### Required work
Present exactly, and only, the lines running from the line that contains "- 33\right) \left(50" through the end of the entries below.

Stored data
· · · · ·

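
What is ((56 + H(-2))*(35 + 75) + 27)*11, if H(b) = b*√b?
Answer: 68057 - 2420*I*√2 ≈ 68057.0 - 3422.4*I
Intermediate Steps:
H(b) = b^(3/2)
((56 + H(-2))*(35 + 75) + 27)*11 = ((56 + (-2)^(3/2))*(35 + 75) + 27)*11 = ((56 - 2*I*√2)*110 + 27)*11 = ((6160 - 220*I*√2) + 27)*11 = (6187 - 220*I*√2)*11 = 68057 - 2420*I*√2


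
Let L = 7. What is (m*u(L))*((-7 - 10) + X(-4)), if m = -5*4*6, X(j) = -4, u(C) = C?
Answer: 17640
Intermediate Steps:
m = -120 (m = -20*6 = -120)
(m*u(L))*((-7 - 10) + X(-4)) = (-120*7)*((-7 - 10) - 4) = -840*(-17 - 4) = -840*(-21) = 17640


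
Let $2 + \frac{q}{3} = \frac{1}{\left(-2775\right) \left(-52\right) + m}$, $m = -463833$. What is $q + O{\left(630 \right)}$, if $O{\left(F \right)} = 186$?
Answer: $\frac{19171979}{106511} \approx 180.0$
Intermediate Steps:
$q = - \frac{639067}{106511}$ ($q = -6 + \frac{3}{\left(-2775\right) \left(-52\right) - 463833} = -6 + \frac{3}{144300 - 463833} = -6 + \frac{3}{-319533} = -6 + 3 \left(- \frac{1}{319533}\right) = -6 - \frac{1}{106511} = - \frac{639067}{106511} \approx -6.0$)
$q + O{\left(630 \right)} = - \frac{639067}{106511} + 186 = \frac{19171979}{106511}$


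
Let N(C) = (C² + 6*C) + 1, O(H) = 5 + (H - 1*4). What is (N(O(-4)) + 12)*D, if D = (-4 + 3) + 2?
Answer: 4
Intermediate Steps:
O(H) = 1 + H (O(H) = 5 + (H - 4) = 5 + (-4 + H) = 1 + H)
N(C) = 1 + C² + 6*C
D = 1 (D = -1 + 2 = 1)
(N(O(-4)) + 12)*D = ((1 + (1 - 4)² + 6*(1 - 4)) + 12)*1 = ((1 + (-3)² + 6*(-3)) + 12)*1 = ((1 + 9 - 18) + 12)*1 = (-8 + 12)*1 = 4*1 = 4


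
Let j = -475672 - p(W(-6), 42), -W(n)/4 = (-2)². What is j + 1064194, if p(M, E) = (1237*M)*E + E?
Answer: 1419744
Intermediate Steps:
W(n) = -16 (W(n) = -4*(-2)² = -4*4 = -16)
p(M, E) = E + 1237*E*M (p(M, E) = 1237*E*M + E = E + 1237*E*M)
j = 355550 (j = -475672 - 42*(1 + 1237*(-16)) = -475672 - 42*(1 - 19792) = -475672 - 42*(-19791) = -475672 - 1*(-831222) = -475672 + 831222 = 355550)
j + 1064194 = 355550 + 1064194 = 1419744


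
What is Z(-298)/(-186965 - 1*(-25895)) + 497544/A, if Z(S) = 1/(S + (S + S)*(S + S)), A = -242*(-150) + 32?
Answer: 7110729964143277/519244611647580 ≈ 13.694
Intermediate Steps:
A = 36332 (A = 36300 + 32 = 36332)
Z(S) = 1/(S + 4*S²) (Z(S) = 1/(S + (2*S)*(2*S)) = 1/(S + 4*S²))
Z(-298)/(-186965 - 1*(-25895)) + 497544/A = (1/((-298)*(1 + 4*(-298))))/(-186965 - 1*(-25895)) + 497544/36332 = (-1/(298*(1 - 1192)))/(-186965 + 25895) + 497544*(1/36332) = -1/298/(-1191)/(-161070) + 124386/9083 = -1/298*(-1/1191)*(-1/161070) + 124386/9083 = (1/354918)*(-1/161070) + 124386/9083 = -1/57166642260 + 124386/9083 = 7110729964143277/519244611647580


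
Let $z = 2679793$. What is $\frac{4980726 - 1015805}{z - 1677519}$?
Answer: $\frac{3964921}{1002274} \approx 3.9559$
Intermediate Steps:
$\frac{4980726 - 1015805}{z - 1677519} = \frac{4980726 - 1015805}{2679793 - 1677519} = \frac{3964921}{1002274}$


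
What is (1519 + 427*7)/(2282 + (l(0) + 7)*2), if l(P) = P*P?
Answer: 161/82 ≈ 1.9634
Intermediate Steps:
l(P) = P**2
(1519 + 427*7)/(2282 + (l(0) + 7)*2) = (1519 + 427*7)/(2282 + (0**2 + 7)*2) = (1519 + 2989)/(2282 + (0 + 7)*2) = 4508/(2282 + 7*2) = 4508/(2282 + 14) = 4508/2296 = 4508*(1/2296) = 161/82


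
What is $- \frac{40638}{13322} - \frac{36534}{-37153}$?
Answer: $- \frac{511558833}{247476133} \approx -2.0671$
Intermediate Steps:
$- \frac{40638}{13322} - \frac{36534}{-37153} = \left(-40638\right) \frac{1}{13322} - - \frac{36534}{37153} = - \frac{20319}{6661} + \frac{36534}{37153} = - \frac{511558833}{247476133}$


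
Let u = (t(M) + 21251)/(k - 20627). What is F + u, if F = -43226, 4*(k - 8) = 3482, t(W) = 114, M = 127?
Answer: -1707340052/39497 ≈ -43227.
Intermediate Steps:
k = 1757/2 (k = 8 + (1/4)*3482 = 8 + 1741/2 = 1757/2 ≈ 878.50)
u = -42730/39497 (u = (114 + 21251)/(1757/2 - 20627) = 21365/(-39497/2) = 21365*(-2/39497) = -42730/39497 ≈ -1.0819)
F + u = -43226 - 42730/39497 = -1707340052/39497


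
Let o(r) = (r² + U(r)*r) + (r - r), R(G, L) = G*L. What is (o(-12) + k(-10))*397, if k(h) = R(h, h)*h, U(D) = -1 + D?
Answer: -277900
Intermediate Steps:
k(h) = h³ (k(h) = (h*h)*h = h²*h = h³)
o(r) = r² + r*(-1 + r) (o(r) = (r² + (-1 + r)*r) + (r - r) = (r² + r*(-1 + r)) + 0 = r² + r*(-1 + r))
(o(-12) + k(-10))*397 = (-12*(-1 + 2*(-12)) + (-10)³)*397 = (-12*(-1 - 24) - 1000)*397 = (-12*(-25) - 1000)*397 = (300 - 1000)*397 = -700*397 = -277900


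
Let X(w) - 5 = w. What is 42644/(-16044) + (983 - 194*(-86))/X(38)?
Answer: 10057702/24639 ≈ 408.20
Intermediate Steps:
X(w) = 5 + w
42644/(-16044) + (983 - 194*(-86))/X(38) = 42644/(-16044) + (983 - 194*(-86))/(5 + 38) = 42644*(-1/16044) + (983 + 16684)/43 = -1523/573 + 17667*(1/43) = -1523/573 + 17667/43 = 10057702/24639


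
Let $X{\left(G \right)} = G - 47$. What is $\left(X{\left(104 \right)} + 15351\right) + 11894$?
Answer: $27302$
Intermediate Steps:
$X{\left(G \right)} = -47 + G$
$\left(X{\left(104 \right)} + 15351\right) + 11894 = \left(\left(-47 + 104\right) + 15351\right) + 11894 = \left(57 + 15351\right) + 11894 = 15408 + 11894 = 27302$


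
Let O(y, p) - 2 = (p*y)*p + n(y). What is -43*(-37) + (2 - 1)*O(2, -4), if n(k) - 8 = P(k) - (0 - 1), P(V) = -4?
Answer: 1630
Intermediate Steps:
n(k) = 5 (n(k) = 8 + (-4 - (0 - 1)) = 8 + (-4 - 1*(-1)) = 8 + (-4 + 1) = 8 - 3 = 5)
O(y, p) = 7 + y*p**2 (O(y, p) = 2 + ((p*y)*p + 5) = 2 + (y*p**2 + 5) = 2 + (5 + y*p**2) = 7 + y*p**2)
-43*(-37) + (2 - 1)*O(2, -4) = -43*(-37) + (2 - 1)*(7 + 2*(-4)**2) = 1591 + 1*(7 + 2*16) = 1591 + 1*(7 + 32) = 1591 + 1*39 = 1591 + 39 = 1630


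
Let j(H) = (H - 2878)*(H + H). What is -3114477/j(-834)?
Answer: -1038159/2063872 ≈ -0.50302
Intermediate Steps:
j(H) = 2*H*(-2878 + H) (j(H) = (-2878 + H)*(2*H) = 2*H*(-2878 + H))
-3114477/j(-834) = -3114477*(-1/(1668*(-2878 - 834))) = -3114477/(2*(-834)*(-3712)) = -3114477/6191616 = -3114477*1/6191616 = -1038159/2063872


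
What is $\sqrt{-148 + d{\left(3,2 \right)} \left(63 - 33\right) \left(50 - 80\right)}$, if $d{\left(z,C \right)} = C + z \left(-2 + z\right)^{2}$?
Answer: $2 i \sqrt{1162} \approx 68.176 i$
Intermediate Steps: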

· · · · ·

### Task output
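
What is $\sqrt{-148 + d{\left(3,2 \right)} \left(63 - 33\right) \left(50 - 80\right)}$, if $d{\left(z,C \right)} = C + z \left(-2 + z\right)^{2}$?
Answer: $2 i \sqrt{1162} \approx 68.176 i$
Intermediate Steps: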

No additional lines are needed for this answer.